> [What the exercise asks]
The output is the lines below from the one with "Filers may claim an Elderly" through the one with "The Child Care", both included, printed exactly and with no other line.

> [The data]
■ ■ ■ ■ ■

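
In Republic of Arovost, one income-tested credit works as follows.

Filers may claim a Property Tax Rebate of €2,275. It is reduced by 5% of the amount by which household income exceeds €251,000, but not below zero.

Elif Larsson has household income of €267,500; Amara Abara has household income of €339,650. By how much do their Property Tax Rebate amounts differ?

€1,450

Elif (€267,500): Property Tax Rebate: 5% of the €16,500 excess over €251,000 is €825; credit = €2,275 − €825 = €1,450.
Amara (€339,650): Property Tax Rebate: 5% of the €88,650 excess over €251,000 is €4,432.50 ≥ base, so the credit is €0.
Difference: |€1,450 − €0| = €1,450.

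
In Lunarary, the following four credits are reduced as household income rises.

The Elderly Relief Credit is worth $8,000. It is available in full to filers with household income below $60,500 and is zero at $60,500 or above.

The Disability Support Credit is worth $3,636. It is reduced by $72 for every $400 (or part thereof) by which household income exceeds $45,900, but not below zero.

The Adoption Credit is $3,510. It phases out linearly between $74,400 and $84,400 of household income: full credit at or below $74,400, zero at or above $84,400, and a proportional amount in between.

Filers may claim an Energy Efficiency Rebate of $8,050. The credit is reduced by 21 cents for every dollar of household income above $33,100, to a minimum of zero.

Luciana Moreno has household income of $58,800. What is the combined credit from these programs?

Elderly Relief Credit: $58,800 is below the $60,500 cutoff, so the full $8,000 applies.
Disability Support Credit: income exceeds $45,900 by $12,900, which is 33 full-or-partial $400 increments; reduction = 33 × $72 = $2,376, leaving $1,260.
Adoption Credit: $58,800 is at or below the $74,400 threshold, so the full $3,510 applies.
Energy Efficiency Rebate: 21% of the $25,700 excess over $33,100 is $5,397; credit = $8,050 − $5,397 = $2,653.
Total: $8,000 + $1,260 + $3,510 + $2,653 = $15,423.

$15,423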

■ ■ ■ ■ ■

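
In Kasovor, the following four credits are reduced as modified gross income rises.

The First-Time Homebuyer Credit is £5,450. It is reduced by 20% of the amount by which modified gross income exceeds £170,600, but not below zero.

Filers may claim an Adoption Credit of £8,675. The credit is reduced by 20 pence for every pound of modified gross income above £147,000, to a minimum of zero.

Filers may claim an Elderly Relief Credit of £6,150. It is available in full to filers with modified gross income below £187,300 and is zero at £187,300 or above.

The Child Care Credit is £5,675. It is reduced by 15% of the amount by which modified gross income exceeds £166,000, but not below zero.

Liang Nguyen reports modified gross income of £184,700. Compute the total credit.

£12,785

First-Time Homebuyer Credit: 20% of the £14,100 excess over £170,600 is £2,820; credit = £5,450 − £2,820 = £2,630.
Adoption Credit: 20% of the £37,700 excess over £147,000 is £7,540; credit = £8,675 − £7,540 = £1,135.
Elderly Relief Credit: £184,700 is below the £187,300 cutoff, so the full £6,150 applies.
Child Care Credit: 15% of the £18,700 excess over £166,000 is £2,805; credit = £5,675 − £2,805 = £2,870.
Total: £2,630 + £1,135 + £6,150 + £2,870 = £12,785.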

■ ■ ■ ■ ■

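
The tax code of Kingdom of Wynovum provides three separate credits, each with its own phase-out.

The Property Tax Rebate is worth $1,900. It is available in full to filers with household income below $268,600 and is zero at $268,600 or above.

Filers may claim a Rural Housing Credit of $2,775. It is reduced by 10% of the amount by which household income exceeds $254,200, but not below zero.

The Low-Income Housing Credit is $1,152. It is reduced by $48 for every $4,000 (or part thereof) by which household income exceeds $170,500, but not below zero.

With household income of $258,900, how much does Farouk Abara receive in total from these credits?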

■ ■ ■ ■ ■

> [Solution to this task]
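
Filers may claim an Elderly Relief Credit of £6,150. It is available in full to filers with modified gross income below £187,300 and is zero at £187,300 or above.

The Child Care Credit is £5,675. It is reduced by 15% of the amount by which modified gross income exceeds £166,000, but not below zero.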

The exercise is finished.